(WORKING DATA Opens)
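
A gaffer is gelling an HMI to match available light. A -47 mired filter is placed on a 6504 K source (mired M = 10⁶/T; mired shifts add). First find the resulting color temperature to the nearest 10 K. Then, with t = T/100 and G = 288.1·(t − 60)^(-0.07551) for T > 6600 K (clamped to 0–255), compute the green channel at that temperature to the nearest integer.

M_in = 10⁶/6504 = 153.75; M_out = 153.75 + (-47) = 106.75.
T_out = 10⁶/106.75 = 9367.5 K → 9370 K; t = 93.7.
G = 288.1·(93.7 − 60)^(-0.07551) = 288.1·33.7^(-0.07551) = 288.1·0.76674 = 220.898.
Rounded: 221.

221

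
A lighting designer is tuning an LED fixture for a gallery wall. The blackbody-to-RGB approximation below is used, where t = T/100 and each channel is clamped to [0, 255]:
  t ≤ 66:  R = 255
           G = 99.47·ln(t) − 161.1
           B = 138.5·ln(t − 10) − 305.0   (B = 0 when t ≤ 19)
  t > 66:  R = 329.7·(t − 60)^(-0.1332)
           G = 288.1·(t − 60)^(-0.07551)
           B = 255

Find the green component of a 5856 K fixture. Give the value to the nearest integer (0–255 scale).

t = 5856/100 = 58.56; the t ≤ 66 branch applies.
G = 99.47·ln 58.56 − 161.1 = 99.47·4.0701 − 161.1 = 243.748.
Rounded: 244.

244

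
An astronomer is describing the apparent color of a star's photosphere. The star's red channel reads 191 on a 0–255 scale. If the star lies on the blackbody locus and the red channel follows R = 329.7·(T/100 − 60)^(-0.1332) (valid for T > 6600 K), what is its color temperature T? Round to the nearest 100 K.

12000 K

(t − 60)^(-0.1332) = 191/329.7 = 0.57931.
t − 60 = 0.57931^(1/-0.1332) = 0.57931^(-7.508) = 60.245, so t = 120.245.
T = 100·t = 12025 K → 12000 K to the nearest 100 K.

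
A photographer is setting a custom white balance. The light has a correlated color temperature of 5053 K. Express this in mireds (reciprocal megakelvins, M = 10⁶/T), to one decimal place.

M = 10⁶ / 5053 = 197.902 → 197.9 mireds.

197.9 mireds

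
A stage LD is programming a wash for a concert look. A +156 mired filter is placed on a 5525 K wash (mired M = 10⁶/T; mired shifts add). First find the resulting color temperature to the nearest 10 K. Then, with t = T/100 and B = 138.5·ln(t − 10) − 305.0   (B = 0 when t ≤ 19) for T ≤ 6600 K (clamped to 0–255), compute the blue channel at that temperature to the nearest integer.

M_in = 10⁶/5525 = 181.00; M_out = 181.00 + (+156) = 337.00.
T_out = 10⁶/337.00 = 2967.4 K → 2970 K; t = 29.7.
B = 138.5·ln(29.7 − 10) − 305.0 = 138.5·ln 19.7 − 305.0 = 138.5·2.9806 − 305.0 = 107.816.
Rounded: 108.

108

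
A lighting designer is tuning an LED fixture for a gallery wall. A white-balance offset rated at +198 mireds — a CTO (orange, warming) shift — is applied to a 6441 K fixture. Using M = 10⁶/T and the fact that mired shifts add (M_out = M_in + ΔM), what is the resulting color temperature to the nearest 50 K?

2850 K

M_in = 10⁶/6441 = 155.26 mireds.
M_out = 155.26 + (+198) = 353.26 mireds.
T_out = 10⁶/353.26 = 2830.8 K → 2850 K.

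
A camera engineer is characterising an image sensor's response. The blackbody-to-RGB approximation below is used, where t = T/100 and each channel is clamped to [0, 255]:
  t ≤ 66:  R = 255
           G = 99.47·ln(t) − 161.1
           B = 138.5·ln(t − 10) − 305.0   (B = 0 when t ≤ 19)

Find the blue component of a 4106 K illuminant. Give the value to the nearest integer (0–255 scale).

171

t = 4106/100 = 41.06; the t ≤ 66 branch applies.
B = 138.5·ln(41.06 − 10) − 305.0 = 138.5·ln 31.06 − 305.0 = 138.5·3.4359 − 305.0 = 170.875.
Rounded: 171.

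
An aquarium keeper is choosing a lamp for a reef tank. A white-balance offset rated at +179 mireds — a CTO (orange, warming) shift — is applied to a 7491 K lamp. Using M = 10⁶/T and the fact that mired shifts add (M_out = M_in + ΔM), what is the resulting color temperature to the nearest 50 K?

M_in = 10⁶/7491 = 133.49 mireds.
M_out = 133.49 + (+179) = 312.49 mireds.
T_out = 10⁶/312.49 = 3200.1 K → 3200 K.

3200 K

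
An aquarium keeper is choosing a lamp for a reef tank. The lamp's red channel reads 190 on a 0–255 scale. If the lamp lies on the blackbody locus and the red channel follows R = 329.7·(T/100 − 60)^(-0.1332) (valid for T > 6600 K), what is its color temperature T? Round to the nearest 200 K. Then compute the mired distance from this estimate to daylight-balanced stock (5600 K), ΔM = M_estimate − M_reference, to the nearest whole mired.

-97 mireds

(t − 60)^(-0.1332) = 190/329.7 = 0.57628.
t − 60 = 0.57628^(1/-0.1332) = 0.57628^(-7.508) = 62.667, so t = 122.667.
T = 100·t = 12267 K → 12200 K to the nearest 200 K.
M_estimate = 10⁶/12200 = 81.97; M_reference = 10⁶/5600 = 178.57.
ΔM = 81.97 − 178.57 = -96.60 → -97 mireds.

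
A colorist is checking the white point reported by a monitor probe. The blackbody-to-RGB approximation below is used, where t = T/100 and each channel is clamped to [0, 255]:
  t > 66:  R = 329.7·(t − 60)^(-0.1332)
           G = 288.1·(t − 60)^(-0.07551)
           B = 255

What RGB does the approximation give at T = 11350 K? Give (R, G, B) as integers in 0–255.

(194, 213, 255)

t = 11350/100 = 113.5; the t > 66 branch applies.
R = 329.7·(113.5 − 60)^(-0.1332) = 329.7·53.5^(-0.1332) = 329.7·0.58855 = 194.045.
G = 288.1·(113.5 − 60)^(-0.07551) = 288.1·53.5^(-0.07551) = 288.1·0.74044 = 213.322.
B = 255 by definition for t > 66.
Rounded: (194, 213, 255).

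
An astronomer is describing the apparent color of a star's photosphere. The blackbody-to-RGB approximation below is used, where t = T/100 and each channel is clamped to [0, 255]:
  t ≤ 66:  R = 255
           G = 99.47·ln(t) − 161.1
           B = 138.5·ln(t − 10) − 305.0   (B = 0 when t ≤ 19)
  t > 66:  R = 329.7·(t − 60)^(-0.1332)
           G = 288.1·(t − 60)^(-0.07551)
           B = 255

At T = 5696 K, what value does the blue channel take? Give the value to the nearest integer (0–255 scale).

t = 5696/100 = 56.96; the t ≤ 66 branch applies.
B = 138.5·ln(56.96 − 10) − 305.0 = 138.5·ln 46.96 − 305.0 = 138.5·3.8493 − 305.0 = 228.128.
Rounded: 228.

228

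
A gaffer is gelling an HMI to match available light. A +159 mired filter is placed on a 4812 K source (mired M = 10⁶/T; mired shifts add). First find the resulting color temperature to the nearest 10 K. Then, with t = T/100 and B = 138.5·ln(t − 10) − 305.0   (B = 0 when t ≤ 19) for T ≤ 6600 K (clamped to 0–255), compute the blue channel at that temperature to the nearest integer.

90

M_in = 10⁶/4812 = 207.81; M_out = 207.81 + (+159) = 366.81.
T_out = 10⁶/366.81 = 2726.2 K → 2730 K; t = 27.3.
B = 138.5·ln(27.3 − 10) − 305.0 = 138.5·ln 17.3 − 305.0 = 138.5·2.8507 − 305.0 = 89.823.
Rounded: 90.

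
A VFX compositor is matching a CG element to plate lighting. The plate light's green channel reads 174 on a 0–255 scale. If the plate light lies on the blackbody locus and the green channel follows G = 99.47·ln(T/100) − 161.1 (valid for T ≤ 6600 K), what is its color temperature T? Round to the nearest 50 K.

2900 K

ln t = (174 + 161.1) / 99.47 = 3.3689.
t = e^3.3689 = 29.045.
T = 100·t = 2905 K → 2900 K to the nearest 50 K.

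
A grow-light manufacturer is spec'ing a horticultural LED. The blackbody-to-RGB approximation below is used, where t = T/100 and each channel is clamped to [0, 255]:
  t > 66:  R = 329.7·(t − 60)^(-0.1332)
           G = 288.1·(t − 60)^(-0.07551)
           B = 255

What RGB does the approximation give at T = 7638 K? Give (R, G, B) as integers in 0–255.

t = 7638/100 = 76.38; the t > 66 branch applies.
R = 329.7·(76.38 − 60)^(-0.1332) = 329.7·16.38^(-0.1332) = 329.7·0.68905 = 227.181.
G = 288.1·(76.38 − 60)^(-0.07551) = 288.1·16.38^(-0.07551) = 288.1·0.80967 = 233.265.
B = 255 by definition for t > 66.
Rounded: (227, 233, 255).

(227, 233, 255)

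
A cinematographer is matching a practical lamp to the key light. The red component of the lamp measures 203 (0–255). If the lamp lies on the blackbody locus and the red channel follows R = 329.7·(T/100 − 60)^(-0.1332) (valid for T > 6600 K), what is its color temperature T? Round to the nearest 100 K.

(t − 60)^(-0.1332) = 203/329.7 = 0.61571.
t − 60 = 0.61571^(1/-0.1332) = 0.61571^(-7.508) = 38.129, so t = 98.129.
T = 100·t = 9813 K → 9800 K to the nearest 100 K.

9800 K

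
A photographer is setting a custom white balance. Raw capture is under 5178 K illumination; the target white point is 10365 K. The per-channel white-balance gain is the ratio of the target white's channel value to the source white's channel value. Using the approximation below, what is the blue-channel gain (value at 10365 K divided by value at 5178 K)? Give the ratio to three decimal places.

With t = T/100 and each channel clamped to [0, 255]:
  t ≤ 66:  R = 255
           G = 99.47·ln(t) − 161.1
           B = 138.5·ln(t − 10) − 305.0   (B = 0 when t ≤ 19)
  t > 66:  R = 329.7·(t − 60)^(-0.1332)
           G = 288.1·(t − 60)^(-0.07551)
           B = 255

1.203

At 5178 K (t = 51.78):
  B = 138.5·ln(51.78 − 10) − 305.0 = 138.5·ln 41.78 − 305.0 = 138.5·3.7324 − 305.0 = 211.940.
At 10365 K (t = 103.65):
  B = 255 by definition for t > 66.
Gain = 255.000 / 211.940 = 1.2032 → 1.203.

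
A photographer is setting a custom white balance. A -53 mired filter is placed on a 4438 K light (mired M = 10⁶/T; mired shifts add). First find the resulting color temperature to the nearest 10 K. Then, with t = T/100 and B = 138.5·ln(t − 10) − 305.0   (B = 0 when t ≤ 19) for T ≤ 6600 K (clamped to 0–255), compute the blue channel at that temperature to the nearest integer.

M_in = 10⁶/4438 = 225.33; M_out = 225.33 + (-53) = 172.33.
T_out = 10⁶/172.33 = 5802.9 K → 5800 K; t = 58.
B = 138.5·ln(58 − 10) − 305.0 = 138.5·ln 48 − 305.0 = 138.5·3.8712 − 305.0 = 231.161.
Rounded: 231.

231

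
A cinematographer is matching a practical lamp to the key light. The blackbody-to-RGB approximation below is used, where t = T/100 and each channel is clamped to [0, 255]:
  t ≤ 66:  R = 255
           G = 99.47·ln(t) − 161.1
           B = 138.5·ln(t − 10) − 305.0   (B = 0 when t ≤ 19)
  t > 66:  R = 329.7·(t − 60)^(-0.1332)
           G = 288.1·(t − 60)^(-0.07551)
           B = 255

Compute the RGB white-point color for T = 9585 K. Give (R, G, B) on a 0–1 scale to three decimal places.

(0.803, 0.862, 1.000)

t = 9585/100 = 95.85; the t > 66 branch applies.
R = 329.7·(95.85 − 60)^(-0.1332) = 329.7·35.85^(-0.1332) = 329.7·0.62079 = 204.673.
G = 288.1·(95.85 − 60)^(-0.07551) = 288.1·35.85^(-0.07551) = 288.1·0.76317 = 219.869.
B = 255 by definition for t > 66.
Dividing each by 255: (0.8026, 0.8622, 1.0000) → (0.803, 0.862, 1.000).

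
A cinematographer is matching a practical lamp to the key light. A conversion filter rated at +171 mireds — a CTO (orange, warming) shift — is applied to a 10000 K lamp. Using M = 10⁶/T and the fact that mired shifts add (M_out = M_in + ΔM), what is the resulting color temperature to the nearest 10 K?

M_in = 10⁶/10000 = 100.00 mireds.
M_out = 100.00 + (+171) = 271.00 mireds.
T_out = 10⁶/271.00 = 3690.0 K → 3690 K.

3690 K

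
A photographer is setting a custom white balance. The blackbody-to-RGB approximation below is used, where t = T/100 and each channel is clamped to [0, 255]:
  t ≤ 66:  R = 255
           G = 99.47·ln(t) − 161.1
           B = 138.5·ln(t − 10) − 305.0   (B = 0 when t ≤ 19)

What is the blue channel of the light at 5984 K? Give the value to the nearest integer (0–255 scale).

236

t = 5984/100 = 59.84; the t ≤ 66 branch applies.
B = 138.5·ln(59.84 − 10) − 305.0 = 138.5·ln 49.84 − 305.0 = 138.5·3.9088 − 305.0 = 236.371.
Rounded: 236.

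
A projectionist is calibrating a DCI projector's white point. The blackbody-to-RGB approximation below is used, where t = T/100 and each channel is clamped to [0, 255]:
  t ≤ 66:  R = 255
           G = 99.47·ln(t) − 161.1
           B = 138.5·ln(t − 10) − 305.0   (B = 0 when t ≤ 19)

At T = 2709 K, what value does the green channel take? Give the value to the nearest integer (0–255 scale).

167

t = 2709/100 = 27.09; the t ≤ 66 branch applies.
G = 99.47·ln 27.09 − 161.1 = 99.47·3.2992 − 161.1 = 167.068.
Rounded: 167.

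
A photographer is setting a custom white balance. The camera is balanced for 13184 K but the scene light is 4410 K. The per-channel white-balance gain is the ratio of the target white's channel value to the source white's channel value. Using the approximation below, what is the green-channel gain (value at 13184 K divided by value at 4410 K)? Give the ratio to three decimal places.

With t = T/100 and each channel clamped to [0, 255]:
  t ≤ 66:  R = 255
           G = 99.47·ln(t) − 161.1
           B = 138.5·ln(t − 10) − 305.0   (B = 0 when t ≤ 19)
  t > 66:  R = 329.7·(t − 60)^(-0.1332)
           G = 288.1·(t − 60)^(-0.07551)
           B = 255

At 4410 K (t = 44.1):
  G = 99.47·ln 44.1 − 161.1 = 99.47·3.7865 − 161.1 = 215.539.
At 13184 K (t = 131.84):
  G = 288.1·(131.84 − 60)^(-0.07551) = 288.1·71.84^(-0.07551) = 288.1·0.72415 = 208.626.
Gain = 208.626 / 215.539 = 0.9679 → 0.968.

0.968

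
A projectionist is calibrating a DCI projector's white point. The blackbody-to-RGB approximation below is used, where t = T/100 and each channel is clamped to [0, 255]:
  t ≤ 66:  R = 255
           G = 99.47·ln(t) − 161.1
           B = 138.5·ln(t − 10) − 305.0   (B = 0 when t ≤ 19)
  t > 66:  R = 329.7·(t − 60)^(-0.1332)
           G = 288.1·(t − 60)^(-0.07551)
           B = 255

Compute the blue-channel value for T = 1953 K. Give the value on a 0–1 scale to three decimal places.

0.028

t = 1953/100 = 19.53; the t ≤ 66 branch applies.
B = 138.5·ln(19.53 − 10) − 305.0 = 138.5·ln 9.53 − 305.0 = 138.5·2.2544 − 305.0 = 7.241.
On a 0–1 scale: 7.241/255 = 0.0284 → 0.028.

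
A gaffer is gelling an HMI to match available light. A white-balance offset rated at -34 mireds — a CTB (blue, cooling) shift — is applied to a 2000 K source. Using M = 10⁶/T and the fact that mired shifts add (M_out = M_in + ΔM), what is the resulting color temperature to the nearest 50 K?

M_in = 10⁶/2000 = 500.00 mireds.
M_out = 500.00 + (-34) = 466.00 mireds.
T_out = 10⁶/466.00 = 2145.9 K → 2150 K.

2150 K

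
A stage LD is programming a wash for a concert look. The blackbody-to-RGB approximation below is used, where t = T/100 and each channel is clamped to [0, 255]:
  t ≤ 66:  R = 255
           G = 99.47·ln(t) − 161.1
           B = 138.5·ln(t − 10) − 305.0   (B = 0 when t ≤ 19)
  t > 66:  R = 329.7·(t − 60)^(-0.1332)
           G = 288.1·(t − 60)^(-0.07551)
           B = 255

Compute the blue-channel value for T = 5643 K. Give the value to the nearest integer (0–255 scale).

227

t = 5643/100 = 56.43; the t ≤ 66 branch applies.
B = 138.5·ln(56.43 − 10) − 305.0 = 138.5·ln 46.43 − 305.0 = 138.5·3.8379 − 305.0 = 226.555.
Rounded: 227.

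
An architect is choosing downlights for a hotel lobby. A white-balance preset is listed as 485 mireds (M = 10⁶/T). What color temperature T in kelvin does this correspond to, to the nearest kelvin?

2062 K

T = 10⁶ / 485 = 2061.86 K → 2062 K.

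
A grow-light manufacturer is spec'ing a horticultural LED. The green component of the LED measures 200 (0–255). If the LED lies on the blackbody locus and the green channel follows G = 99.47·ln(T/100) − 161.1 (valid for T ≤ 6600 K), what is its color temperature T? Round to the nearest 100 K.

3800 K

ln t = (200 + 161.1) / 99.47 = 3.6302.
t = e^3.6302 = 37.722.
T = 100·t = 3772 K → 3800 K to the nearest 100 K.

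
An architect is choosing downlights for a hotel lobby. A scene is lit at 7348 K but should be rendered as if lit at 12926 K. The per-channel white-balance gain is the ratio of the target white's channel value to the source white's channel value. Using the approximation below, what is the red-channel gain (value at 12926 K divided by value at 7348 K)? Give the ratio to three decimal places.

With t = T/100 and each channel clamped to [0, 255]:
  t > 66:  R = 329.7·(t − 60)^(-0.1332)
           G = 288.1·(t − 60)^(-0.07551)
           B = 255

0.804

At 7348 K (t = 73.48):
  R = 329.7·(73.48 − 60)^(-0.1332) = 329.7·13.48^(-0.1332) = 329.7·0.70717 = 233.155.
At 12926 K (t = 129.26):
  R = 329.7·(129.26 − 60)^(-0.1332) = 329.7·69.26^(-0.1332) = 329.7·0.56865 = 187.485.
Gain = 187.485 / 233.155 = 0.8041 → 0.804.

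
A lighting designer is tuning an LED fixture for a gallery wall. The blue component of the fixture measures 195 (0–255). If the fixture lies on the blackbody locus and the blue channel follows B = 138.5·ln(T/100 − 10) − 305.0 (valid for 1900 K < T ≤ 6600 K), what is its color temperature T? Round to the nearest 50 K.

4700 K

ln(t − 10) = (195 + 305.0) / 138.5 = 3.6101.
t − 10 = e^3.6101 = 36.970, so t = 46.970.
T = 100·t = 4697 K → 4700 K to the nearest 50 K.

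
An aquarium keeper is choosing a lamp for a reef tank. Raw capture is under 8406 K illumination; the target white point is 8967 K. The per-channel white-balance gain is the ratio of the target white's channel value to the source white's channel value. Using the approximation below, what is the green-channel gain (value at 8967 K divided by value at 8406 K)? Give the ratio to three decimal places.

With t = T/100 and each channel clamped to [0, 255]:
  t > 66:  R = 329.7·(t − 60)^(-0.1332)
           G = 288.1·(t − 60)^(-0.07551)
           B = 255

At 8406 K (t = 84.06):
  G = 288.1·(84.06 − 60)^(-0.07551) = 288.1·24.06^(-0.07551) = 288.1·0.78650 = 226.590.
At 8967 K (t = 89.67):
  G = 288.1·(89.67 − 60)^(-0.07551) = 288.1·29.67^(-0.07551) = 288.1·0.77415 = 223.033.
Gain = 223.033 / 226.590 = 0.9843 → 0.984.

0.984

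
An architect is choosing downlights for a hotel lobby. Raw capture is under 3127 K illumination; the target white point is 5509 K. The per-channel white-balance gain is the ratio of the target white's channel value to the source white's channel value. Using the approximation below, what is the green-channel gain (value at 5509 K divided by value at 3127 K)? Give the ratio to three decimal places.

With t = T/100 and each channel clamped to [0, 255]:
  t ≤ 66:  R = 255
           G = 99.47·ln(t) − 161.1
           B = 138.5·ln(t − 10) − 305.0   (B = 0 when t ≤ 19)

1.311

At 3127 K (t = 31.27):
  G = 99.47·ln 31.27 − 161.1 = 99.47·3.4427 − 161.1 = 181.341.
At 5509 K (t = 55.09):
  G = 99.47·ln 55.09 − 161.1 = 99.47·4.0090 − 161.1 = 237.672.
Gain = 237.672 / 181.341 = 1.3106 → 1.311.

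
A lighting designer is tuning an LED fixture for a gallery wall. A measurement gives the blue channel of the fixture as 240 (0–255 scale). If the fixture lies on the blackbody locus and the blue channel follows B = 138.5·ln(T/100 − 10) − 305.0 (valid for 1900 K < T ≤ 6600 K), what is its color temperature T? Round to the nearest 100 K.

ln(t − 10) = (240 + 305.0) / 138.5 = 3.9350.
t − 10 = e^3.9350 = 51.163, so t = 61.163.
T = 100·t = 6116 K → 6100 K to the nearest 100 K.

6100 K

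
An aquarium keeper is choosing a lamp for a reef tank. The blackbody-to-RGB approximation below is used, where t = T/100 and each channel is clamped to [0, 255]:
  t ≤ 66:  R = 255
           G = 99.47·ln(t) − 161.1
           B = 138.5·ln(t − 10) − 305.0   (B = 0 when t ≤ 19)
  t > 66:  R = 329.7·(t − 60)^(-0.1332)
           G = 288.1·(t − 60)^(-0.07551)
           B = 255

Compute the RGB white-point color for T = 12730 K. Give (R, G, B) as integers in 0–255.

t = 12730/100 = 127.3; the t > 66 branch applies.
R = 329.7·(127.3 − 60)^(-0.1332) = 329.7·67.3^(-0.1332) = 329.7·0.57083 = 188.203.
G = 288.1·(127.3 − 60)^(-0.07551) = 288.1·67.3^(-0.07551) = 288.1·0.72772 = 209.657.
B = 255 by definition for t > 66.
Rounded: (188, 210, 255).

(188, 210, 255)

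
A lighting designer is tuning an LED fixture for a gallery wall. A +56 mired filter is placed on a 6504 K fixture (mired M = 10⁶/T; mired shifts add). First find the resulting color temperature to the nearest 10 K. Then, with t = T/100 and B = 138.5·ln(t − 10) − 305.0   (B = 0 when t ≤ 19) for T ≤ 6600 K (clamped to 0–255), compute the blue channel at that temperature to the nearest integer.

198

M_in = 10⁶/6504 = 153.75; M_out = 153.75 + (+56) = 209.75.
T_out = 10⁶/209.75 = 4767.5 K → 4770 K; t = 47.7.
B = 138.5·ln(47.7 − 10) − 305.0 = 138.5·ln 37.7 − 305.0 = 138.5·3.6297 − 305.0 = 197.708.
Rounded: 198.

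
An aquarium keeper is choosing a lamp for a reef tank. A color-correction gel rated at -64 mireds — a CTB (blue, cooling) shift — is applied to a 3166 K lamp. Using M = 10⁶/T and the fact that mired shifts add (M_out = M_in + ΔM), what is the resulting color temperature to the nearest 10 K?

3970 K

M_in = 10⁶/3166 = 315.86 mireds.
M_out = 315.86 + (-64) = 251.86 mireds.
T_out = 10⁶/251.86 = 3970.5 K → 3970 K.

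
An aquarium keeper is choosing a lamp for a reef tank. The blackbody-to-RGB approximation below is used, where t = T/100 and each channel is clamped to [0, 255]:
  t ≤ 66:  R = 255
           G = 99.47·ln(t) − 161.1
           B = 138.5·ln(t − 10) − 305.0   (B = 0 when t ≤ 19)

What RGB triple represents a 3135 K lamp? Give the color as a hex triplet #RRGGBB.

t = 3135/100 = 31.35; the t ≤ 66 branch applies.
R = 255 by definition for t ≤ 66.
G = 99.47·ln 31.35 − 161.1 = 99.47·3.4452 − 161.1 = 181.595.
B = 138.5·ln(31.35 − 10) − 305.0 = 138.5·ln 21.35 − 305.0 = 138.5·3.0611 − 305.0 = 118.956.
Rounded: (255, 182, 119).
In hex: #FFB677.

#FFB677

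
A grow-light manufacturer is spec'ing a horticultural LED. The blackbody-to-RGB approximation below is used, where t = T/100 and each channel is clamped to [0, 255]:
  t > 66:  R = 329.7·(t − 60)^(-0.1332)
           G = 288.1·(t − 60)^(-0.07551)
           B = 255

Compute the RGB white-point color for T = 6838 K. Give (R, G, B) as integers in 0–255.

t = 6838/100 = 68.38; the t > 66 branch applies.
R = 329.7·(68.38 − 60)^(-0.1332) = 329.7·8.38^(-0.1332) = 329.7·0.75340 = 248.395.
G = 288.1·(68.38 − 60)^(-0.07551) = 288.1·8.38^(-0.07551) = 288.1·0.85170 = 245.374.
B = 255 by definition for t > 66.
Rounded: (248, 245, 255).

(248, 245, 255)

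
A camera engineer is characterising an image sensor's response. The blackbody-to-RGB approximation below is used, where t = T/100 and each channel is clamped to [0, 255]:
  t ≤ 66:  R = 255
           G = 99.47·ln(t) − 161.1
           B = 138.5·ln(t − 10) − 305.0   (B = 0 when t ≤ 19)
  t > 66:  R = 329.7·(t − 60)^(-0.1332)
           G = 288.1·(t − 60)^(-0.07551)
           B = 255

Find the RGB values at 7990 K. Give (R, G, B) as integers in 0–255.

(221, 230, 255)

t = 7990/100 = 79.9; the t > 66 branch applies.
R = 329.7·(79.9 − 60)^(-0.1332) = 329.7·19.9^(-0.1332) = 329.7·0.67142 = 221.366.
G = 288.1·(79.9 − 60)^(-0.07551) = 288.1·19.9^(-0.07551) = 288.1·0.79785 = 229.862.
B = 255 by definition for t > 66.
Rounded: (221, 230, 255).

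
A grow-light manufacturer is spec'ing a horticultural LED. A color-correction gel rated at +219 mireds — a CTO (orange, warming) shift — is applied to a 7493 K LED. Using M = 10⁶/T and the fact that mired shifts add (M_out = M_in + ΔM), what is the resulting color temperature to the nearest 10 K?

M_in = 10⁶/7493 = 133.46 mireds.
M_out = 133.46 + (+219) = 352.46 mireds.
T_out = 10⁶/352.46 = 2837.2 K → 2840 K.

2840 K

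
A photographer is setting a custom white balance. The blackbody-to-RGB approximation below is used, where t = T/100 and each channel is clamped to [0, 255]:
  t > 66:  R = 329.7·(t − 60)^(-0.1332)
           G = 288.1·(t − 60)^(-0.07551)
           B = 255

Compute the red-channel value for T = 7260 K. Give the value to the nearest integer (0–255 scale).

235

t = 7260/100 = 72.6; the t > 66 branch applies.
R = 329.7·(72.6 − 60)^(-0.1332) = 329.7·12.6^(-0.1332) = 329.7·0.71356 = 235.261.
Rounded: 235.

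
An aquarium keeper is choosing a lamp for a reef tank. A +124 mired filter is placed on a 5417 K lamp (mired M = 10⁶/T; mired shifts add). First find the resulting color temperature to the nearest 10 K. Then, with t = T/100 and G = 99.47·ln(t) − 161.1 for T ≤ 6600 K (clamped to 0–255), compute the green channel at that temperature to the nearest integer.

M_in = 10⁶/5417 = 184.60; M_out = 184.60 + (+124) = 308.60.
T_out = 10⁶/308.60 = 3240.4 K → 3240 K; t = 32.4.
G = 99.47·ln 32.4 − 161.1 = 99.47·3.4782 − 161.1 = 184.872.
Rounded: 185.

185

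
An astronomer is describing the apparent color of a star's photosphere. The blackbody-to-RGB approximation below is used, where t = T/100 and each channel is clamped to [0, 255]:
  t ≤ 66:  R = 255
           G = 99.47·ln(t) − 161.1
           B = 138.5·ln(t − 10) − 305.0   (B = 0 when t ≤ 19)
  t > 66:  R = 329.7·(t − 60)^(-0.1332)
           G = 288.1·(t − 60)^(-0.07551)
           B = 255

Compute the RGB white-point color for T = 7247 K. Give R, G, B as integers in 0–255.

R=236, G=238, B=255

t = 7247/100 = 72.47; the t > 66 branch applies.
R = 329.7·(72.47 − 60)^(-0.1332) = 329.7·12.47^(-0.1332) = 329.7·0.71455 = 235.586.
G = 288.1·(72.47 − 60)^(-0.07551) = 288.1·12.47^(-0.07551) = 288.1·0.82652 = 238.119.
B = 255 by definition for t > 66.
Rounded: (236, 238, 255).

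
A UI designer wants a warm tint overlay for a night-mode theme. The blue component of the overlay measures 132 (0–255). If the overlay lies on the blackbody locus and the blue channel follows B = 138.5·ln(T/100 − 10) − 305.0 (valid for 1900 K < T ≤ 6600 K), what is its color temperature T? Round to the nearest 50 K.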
(WORKING DATA Closes)
*WHAT THE TASK ASKS*. Only lines containing "capture" belong in the answer; copy every such line from the records.

*SOLUTION TO THIS PROBLEM*.
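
A photographer is setting a custom white balance. Raw capture is under 5178 K illumination; the target white point is 10365 K. The per-channel white-balance gain is the ratio of the target white's channel value to the source white's channel value. Using the approximation below, what is the blue-channel gain (value at 10365 K divided by value at 5178 K)? Give the ratio to three decimal places.
An aquarium keeper is choosing a lamp for a reef tank. Raw capture is under 8406 K illumination; the target white point is 8967 K. The per-channel white-balance gain is the ratio of the target white's channel value to the source white's channel value. Using the approximation below, what is the green-channel gain (value at 8967 K divided by value at 8406 K)? Give the ratio to three decimal places.
An architect is choosing downlights for a hotel lobby. Raw capture is under 3127 K illumination; the target white point is 5509 K. The per-channel white-balance gain is the ratio of the target white's channel value to the source white's channel value. Using the approximation below, what is the green-channel gain (value at 5509 K divided by value at 3127 K)? Give the ratio to three decimal places.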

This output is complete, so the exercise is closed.